What the task asks:
Whenever the word "Efficacy" turns up in a line below, that line should be copied.

Input records:
# # # #

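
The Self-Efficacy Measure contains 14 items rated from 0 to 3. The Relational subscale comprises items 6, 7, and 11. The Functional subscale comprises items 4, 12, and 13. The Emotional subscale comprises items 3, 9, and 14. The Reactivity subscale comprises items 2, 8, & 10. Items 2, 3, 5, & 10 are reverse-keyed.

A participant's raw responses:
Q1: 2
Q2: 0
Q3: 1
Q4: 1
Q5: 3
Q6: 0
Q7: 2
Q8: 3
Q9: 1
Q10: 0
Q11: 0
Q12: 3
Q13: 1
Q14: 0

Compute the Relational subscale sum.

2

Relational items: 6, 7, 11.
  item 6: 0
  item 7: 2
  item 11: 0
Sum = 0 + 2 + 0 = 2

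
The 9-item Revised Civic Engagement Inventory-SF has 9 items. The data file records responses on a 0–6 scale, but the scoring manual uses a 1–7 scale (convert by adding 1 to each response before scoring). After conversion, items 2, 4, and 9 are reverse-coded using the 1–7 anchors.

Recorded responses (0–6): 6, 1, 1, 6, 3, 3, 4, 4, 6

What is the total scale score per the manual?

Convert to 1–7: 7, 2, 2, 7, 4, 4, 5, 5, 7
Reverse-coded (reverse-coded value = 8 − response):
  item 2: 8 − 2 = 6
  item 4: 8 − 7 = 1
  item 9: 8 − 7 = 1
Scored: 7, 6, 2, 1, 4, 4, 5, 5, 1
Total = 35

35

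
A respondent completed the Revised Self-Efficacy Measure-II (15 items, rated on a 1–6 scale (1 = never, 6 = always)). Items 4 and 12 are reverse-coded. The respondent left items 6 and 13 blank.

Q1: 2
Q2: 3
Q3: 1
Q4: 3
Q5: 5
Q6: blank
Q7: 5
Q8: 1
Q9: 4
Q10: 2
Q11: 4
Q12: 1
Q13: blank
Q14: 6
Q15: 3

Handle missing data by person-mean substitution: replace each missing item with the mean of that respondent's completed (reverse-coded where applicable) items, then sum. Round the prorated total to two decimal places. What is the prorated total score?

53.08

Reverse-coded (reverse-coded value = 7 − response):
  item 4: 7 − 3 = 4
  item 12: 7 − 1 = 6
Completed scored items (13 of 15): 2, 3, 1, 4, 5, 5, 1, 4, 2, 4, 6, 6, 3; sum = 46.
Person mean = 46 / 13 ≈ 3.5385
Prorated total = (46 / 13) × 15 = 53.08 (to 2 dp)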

# # # #

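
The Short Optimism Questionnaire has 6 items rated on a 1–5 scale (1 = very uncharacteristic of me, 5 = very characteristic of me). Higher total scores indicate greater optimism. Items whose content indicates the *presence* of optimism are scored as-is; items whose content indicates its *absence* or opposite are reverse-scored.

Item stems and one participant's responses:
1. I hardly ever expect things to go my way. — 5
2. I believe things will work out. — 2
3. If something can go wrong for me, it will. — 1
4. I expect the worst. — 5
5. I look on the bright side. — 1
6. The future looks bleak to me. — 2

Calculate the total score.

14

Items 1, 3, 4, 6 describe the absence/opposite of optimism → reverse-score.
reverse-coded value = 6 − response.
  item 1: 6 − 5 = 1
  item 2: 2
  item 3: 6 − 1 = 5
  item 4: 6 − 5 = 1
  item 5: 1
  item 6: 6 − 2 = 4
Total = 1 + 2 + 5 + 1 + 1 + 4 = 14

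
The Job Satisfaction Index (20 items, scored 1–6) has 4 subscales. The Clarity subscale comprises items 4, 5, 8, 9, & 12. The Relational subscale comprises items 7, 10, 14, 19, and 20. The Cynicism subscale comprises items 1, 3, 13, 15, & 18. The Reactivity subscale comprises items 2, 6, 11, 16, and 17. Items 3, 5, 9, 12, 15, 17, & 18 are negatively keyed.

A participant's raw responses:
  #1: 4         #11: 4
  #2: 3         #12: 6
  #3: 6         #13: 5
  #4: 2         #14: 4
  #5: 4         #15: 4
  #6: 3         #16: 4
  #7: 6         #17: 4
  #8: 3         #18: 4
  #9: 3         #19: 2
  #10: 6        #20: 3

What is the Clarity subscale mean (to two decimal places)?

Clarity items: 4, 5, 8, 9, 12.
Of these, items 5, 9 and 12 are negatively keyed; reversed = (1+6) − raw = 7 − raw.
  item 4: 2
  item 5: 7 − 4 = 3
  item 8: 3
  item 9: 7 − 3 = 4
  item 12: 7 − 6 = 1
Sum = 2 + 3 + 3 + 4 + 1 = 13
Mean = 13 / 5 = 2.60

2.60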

# # # #

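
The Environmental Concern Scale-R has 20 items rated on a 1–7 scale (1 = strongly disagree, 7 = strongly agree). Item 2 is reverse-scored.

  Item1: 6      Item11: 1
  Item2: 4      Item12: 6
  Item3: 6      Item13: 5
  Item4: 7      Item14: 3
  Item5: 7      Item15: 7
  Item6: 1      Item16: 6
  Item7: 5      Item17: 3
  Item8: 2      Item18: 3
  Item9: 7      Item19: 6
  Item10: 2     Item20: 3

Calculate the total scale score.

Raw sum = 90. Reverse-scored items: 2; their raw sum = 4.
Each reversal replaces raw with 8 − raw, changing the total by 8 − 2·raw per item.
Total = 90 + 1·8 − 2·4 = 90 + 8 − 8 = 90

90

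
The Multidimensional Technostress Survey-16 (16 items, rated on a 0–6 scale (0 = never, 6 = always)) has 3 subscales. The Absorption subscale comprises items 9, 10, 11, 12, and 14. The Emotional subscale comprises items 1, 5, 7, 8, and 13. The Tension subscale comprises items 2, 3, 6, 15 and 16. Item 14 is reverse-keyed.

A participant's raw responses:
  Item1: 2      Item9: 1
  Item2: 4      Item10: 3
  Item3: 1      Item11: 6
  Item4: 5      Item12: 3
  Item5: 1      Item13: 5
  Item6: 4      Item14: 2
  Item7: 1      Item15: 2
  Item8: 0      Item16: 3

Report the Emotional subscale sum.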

# # # #

Exercise result:
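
The Self-Efficacy Measure contains 14 items rated from 0 to 3. The Relational subscale comprises items 6, 7, and 11. The Functional subscale comprises items 4, 12, and 13. The Emotional subscale comprises items 3, 9, and 14. The Reactivity subscale comprises items 2, 8, & 10. Items 2, 3, 5, & 10 are reverse-keyed.
A respondent completed the Revised Self-Efficacy Measure-II (15 items, rated on a 1–6 scale (1 = never, 6 = always)). Items 4 and 12 are reverse-coded. The respondent left items 6 and 13 blank.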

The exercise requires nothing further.